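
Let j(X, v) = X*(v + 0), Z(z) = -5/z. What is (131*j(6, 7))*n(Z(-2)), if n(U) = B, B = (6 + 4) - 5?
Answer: 27510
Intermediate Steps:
B = 5 (B = 10 - 5 = 5)
j(X, v) = X*v
n(U) = 5
(131*j(6, 7))*n(Z(-2)) = (131*(6*7))*5 = (131*42)*5 = 5502*5 = 27510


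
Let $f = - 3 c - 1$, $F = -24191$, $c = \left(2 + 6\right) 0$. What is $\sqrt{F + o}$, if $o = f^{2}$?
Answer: $i \sqrt{24190} \approx 155.53 i$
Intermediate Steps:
$c = 0$ ($c = 8 \cdot 0 = 0$)
$f = -1$ ($f = \left(-3\right) 0 - 1 = 0 - 1 = -1$)
$o = 1$ ($o = \left(-1\right)^{2} = 1$)
$\sqrt{F + o} = \sqrt{-24191 + 1} = \sqrt{-24190} = i \sqrt{24190}$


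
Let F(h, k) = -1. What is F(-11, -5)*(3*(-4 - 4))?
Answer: 24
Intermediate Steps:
F(-11, -5)*(3*(-4 - 4)) = -3*(-4 - 4) = -3*(-8) = -1*(-24) = 24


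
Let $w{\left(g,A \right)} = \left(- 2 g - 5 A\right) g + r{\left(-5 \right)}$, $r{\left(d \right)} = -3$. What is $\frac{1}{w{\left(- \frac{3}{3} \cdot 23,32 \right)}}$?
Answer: $\frac{1}{2619} \approx 0.00038183$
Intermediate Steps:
$w{\left(g,A \right)} = -3 + g \left(- 5 A - 2 g\right)$ ($w{\left(g,A \right)} = \left(- 2 g - 5 A\right) g - 3 = \left(- 5 A - 2 g\right) g - 3 = g \left(- 5 A - 2 g\right) - 3 = -3 + g \left(- 5 A - 2 g\right)$)
$\frac{1}{w{\left(- \frac{3}{3} \cdot 23,32 \right)}} = \frac{1}{-3 - 2 \left(- \frac{3}{3} \cdot 23\right)^{2} - 160 - \frac{3}{3} \cdot 23} = \frac{1}{-3 - 2 \left(\left(-3\right) \frac{1}{3} \cdot 23\right)^{2} - 160 \left(-3\right) \frac{1}{3} \cdot 23} = \frac{1}{-3 - 2 \left(\left(-1\right) 23\right)^{2} - 160 \left(\left(-1\right) 23\right)} = \frac{1}{-3 - 2 \left(-23\right)^{2} - 160 \left(-23\right)} = \frac{1}{-3 - 1058 + 3680} = \frac{1}{2619}$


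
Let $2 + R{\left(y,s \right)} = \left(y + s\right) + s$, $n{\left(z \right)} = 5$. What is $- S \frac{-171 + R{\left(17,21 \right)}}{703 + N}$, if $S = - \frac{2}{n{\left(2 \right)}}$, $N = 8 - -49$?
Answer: $- \frac{3}{50} \approx -0.06$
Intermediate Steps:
$N = 57$ ($N = 8 + 49 = 57$)
$R{\left(y,s \right)} = -2 + y + 2 s$ ($R{\left(y,s \right)} = -2 + \left(\left(y + s\right) + s\right) = -2 + \left(\left(s + y\right) + s\right) = -2 + \left(y + 2 s\right) = -2 + y + 2 s$)
$S = - \frac{2}{5} \approx -0.4$
$- S \frac{-171 + R{\left(17,21 \right)}}{703 + N} = \left(-1\right) \left(- \frac{2}{5}\right) \frac{-171 + \left(-2 + 17 + 2 \cdot 21\right)}{703 + 57} = \frac{2 \frac{-171 + \left(-2 + 17 + 42\right)}{760}}{5} = \frac{2 \left(-171 + 57\right) \frac{1}{760}}{5} = \frac{2 \left(\left(-114\right) \frac{1}{760}\right)}{5} = \frac{2}{5} \left(- \frac{3}{20}\right) = - \frac{3}{50}$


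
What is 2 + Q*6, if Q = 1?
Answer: 8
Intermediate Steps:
2 + Q*6 = 2 + 1*6 = 2 + 6 = 8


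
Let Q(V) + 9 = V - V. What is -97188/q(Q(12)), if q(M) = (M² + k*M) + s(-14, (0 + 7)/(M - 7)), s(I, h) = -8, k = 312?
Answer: 97188/2735 ≈ 35.535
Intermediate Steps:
Q(V) = -9 (Q(V) = -9 + (V - V) = -9 + 0 = -9)
q(M) = -8 + M² + 312*M (q(M) = (M² + 312*M) - 8 = -8 + M² + 312*M)
-97188/q(Q(12)) = -97188/(-8 + (-9)² + 312*(-9)) = -97188/(-8 + 81 - 2808) = -97188/(-2735) = -97188*(-1/2735) = 97188/2735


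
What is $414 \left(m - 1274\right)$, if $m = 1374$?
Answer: $41400$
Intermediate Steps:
$414 \left(m - 1274\right) = 414 \left(1374 - 1274\right) = 414 \cdot 100 = 41400$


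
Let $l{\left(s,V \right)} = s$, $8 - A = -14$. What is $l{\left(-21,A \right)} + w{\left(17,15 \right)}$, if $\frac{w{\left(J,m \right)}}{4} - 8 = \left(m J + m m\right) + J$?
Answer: $1999$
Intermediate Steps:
$A = 22$ ($A = 8 - -14 = 8 + 14 = 22$)
$w{\left(J,m \right)} = 32 + 4 J + 4 m^{2} + 4 J m$ ($w{\left(J,m \right)} = 32 + 4 \left(\left(m J + m m\right) + J\right) = 32 + 4 \left(\left(J m + m^{2}\right) + J\right) = 32 + 4 \left(\left(m^{2} + J m\right) + J\right) = 32 + 4 \left(J + m^{2} + J m\right) = 32 + \left(4 J + 4 m^{2} + 4 J m\right) = 32 + 4 J + 4 m^{2} + 4 J m$)
$l{\left(-21,A \right)} + w{\left(17,15 \right)} = -21 + \left(32 + 4 \cdot 17 + 4 \cdot 15^{2} + 4 \cdot 17 \cdot 15\right) = -21 + \left(32 + 68 + 4 \cdot 225 + 1020\right) = -21 + \left(32 + 68 + 900 + 1020\right) = -21 + 2020 = 1999$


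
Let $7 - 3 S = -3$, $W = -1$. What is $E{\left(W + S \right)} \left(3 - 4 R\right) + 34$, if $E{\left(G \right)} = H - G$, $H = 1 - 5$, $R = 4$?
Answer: $\frac{349}{3} \approx 116.33$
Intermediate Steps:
$S = \frac{10}{3}$ ($S = \frac{7}{3} - -1 = \frac{7}{3} + 1 = \frac{10}{3} \approx 3.3333$)
$H = -4$
$E{\left(G \right)} = -4 - G$
$E{\left(W + S \right)} \left(3 - 4 R\right) + 34 = \left(-4 - \left(-1 + \frac{10}{3}\right)\right) \left(3 - 16\right) + 34 = \left(-4 - \frac{7}{3}\right) \left(3 - 16\right) + 34 = \left(-4 - \frac{7}{3}\right) \left(-13\right) + 34 = \left(- \frac{19}{3}\right) \left(-13\right) + 34 = \frac{247}{3} + 34 = \frac{349}{3}$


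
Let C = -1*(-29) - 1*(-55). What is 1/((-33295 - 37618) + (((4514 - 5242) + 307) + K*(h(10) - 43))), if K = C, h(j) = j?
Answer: -1/74106 ≈ -1.3494e-5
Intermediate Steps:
C = 84 (C = 29 + 55 = 84)
K = 84
1/((-33295 - 37618) + (((4514 - 5242) + 307) + K*(h(10) - 43))) = 1/((-33295 - 37618) + (((4514 - 5242) + 307) + 84*(10 - 43))) = 1/(-70913 + ((-728 + 307) + 84*(-33))) = 1/(-70913 + (-421 - 2772)) = 1/(-70913 - 3193) = 1/(-74106) = -1/74106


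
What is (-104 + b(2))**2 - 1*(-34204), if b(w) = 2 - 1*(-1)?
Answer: 44405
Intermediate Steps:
b(w) = 3 (b(w) = 2 + 1 = 3)
(-104 + b(2))**2 - 1*(-34204) = (-104 + 3)**2 - 1*(-34204) = (-101)**2 + 34204 = 10201 + 34204 = 44405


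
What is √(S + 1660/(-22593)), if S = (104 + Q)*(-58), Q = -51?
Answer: I*√1569141281406/22593 ≈ 55.444*I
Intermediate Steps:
S = -3074 (S = (104 - 51)*(-58) = 53*(-58) = -3074)
√(S + 1660/(-22593)) = √(-3074 + 1660/(-22593)) = √(-3074 + 1660*(-1/22593)) = √(-3074 - 1660/22593) = √(-69452542/22593) = I*√1569141281406/22593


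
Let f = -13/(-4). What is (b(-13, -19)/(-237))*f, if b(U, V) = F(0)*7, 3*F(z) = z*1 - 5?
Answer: 455/2844 ≈ 0.15999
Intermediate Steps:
F(z) = -5/3 + z/3 (F(z) = (z*1 - 5)/3 = (z - 5)/3 = (-5 + z)/3 = -5/3 + z/3)
b(U, V) = -35/3 (b(U, V) = (-5/3 + (⅓)*0)*7 = (-5/3 + 0)*7 = -5/3*7 = -35/3)
f = 13/4 (f = -13*(-¼) = 13/4 ≈ 3.2500)
(b(-13, -19)/(-237))*f = -35/3/(-237)*(13/4) = -35/3*(-1/237)*(13/4) = (35/711)*(13/4) = 455/2844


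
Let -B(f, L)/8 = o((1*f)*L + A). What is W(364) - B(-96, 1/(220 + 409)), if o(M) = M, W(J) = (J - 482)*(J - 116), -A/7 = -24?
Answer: -17562448/629 ≈ -27921.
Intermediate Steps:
A = 168 (A = -7*(-24) = 168)
W(J) = (-482 + J)*(-116 + J)
B(f, L) = -1344 - 8*L*f (B(f, L) = -8*((1*f)*L + 168) = -8*(f*L + 168) = -8*(L*f + 168) = -8*(168 + L*f) = -1344 - 8*L*f)
W(364) - B(-96, 1/(220 + 409)) = (55912 + 364² - 598*364) - (-1344 - 8*(-96)/(220 + 409)) = (55912 + 132496 - 217672) - (-1344 - 8*(-96)/629) = -29264 - (-1344 - 8*1/629*(-96)) = -29264 - (-1344 + 768/629) = -29264 - 1*(-844608/629) = -29264 + 844608/629 = -17562448/629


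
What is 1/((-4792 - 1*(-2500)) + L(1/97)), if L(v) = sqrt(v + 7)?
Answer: -55581/127391482 - sqrt(16490)/254782964 ≈ -0.00043680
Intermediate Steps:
L(v) = sqrt(7 + v)
1/((-4792 - 1*(-2500)) + L(1/97)) = 1/((-4792 - 1*(-2500)) + sqrt(7 + 1/97)) = 1/((-4792 + 2500) + sqrt(7 + 1/97)) = 1/(-2292 + sqrt(680/97)) = 1/(-2292 + 2*sqrt(16490)/97)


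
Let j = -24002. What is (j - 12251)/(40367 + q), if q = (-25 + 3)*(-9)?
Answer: -5179/5795 ≈ -0.89370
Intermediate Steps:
q = 198 (q = -22*(-9) = 198)
(j - 12251)/(40367 + q) = (-24002 - 12251)/(40367 + 198) = -36253/40565 = -36253*1/40565 = -5179/5795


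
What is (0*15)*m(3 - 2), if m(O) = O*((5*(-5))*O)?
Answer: 0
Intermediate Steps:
m(O) = -25*O² (m(O) = O*(-25*O) = -25*O²)
(0*15)*m(3 - 2) = (0*15)*(-25*(3 - 2)²) = 0*(-25*1²) = 0*(-25*1) = 0*(-25) = 0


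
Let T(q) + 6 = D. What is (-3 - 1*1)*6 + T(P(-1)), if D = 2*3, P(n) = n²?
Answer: -24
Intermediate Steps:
D = 6
T(q) = 0 (T(q) = -6 + 6 = 0)
(-3 - 1*1)*6 + T(P(-1)) = (-3 - 1*1)*6 + 0 = (-3 - 1)*6 + 0 = -4*6 + 0 = -24 + 0 = -24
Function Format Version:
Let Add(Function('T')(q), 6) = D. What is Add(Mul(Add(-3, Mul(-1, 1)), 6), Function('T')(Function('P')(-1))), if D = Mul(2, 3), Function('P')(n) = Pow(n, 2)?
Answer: -24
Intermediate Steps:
D = 6
Function('T')(q) = 0 (Function('T')(q) = Add(-6, 6) = 0)
Add(Mul(Add(-3, Mul(-1, 1)), 6), Function('T')(Function('P')(-1))) = Add(Mul(Add(-3, Mul(-1, 1)), 6), 0) = Add(Mul(Add(-3, -1), 6), 0) = Add(Mul(-4, 6), 0) = Add(-24, 0) = -24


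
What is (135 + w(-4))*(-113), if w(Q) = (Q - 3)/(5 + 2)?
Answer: -15142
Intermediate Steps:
w(Q) = -3/7 + Q/7 (w(Q) = (-3 + Q)/7 = (-3 + Q)*(1/7) = -3/7 + Q/7)
(135 + w(-4))*(-113) = (135 + (-3/7 + (1/7)*(-4)))*(-113) = (135 + (-3/7 - 4/7))*(-113) = (135 - 1)*(-113) = 134*(-113) = -15142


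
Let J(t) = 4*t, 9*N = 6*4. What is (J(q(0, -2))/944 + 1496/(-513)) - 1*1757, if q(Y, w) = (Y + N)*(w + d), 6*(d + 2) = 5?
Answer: -53268466/30267 ≈ -1760.0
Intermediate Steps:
d = -7/6 (d = -2 + (⅙)*5 = -2 + ⅚ = -7/6 ≈ -1.1667)
N = 8/3 (N = (6*4)/9 = (⅑)*24 = 8/3 ≈ 2.6667)
q(Y, w) = (-7/6 + w)*(8/3 + Y) (q(Y, w) = (Y + 8/3)*(w - 7/6) = (8/3 + Y)*(-7/6 + w) = (-7/6 + w)*(8/3 + Y))
(J(q(0, -2))/944 + 1496/(-513)) - 1*1757 = ((4*(-28/9 - 7/6*0 + (8/3)*(-2) + 0*(-2)))/944 + 1496/(-513)) - 1*1757 = ((4*(-28/9 + 0 - 16/3 + 0))*(1/944) + 1496*(-1/513)) - 1757 = ((4*(-76/9))*(1/944) - 1496/513) - 1757 = (-304/9*1/944 - 1496/513) - 1757 = (-19/531 - 1496/513) - 1757 = -89347/30267 - 1757 = -53268466/30267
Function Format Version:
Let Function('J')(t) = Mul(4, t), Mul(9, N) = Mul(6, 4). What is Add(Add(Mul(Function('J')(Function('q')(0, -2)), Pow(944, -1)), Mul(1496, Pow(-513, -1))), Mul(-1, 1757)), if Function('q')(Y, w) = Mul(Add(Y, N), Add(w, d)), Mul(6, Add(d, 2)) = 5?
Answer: Rational(-53268466, 30267) ≈ -1760.0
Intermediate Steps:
d = Rational(-7, 6) (d = Add(-2, Mul(Rational(1, 6), 5)) = Add(-2, Rational(5, 6)) = Rational(-7, 6) ≈ -1.1667)
N = Rational(8, 3) (N = Mul(Rational(1, 9), Mul(6, 4)) = Mul(Rational(1, 9), 24) = Rational(8, 3) ≈ 2.6667)
Function('q')(Y, w) = Mul(Add(Rational(-7, 6), w), Add(Rational(8, 3), Y)) (Function('q')(Y, w) = Mul(Add(Y, Rational(8, 3)), Add(w, Rational(-7, 6))) = Mul(Add(Rational(8, 3), Y), Add(Rational(-7, 6), w)) = Mul(Add(Rational(-7, 6), w), Add(Rational(8, 3), Y)))
Add(Add(Mul(Function('J')(Function('q')(0, -2)), Pow(944, -1)), Mul(1496, Pow(-513, -1))), Mul(-1, 1757)) = Add(Add(Mul(Mul(4, Add(Rational(-28, 9), Mul(Rational(-7, 6), 0), Mul(Rational(8, 3), -2), Mul(0, -2))), Pow(944, -1)), Mul(1496, Pow(-513, -1))), Mul(-1, 1757)) = Add(Add(Mul(Mul(4, Add(Rational(-28, 9), 0, Rational(-16, 3), 0)), Rational(1, 944)), Mul(1496, Rational(-1, 513))), -1757) = Add(Add(Mul(Mul(4, Rational(-76, 9)), Rational(1, 944)), Rational(-1496, 513)), -1757) = Add(Add(Mul(Rational(-304, 9), Rational(1, 944)), Rational(-1496, 513)), -1757) = Add(Add(Rational(-19, 531), Rational(-1496, 513)), -1757) = Add(Rational(-89347, 30267), -1757) = Rational(-53268466, 30267)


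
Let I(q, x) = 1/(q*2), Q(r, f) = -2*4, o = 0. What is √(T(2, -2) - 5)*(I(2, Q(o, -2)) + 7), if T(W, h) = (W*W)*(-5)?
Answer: 145*I/4 ≈ 36.25*I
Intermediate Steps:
Q(r, f) = -8
T(W, h) = -5*W² (T(W, h) = W²*(-5) = -5*W²)
I(q, x) = 1/(2*q) (I(q, x) = (½)/q = 1/(2*q))
√(T(2, -2) - 5)*(I(2, Q(o, -2)) + 7) = √(-5*2² - 5)*((½)/2 + 7) = √(-5*4 - 5)*((½)*(½) + 7) = √(-20 - 5)*(¼ + 7) = √(-25)*(29/4) = (5*I)*(29/4) = 145*I/4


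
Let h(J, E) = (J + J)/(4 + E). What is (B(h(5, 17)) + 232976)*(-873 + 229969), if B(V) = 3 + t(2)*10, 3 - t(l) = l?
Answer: 53376847944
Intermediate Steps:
h(J, E) = 2*J/(4 + E) (h(J, E) = (2*J)/(4 + E) = 2*J/(4 + E))
t(l) = 3 - l
B(V) = 13 (B(V) = 3 + (3 - 1*2)*10 = 3 + (3 - 2)*10 = 3 + 1*10 = 3 + 10 = 13)
(B(h(5, 17)) + 232976)*(-873 + 229969) = (13 + 232976)*(-873 + 229969) = 232989*229096 = 53376847944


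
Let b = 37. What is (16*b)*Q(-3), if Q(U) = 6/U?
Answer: -1184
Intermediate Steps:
(16*b)*Q(-3) = (16*37)*(6/(-3)) = 592*(6*(-⅓)) = 592*(-2) = -1184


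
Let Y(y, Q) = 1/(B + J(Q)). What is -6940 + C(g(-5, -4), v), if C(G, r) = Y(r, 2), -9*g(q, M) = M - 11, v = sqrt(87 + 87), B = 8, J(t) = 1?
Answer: -62459/9 ≈ -6939.9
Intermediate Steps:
v = sqrt(174) ≈ 13.191
g(q, M) = 11/9 - M/9 (g(q, M) = -(M - 11)/9 = -(-11 + M)/9 = 11/9 - M/9)
Y(y, Q) = 1/9 (Y(y, Q) = 1/(8 + 1) = 1/9)
C(G, r) = 1/9
-6940 + C(g(-5, -4), v) = -6940 + 1/9 = -62459/9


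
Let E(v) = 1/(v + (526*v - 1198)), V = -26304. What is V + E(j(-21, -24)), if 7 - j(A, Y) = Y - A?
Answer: -107109887/4072 ≈ -26304.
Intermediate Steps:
j(A, Y) = 7 + A - Y (j(A, Y) = 7 - (Y - A) = 7 + (A - Y) = 7 + A - Y)
E(v) = 1/(-1198 + 527*v) (E(v) = 1/(v + (-1198 + 526*v)) = 1/(-1198 + 527*v))
V + E(j(-21, -24)) = -26304 + 1/(-1198 + 527*(7 - 21 - 1*(-24))) = -26304 + 1/(-1198 + 527*(7 - 21 + 24)) = -26304 + 1/(-1198 + 527*10) = -26304 + 1/(-1198 + 5270) = -26304 + 1/4072 = -107109887/4072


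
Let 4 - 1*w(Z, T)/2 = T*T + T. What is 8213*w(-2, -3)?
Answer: -32852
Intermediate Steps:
w(Z, T) = 8 - 2*T - 2*T² (w(Z, T) = 8 - 2*(T*T + T) = 8 - 2*(T² + T) = 8 - 2*(T + T²) = 8 + (-2*T - 2*T²) = 8 - 2*T - 2*T²)
8213*w(-2, -3) = 8213*(8 - 2*(-3) - 2*(-3)²) = 8213*(8 + 6 - 2*9) = 8213*(8 + 6 - 18) = 8213*(-4) = -32852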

Assignment: Among the entries above, copy exactly only the lines starting with the one containing "Answer: -17562448/629 ≈ -27921." and going through the one containing "Answer: -55581/127391482 - sqrt(16490)/254782964", both ends included.

Response:
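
Answer: -17562448/629 ≈ -27921.
Intermediate Steps:
A = 168 (A = -7*(-24) = 168)
W(J) = (-482 + J)*(-116 + J)
B(f, L) = -1344 - 8*L*f (B(f, L) = -8*((1*f)*L + 168) = -8*(f*L + 168) = -8*(L*f + 168) = -8*(168 + L*f) = -1344 - 8*L*f)
W(364) - B(-96, 1/(220 + 409)) = (55912 + 364² - 598*364) - (-1344 - 8*(-96)/(220 + 409)) = (55912 + 132496 - 217672) - (-1344 - 8*(-96)/629) = -29264 - (-1344 - 8*1/629*(-96)) = -29264 - (-1344 + 768/629) = -29264 - 1*(-844608/629) = -29264 + 844608/629 = -17562448/629


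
What is 1/((-4792 - 1*(-2500)) + L(1/97)), if L(v) = sqrt(v + 7)?
Answer: -55581/127391482 - sqrt(16490)/254782964 ≈ -0.00043680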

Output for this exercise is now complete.